What is required: Take from the material every line that contains the word "else".
___ Source data
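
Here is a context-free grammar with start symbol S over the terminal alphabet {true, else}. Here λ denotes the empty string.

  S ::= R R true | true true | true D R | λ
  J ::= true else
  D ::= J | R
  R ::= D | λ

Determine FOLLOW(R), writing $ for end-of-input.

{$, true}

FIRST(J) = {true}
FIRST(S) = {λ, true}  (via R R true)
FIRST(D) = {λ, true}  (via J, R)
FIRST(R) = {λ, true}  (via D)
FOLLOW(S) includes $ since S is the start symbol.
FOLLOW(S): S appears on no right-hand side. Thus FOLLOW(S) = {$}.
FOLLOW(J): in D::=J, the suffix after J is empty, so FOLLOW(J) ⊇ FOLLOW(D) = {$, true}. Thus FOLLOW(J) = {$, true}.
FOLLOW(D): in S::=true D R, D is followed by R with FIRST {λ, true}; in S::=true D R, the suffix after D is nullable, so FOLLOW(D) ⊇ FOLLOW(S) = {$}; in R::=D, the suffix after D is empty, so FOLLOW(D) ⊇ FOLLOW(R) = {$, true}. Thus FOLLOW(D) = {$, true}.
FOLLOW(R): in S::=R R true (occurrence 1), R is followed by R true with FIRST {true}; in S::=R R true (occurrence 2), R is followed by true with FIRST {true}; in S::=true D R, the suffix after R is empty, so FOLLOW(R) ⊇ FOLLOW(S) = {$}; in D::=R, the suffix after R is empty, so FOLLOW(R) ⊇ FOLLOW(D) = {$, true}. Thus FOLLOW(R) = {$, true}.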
______
Exercise answer:
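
Here is a context-free grammar with start symbol S over the terminal alphabet {true, else}. Here λ denotes the empty string.
  J ::= true else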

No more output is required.